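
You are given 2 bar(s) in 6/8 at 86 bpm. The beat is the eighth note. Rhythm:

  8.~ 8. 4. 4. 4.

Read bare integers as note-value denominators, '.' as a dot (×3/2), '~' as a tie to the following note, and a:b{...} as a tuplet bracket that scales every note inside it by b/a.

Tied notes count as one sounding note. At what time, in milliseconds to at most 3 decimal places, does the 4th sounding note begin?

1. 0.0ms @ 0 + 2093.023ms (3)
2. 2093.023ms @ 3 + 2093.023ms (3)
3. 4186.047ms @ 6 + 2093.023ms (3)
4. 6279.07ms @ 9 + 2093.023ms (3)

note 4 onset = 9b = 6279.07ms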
#####
• _Your goal_
Please retype all of the material above, keeping it exact.

• _Answer below_
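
You are given 2 bar(s) in 6/8 at 86 bpm. The beat is the eighth note. Rhythm:

  8.~ 8. 4. 4. 4.

Read bare integers as note-value denominators, '.' as a dot (×3/2), '~' as a tie to the following note, and a:b{...} as a tuplet bracket that scales every note inside it by b/a.

Tied notes count as one sounding note. At what time, in milliseconds to at most 3 decimal places, does the 4th sounding note begin?

1. 0.0ms @ 0 + 2093.023ms (3)
2. 2093.023ms @ 3 + 2093.023ms (3)
3. 4186.047ms @ 6 + 2093.023ms (3)
4. 6279.07ms @ 9 + 2093.023ms (3)

note 4 onset = 9b = 6279.07ms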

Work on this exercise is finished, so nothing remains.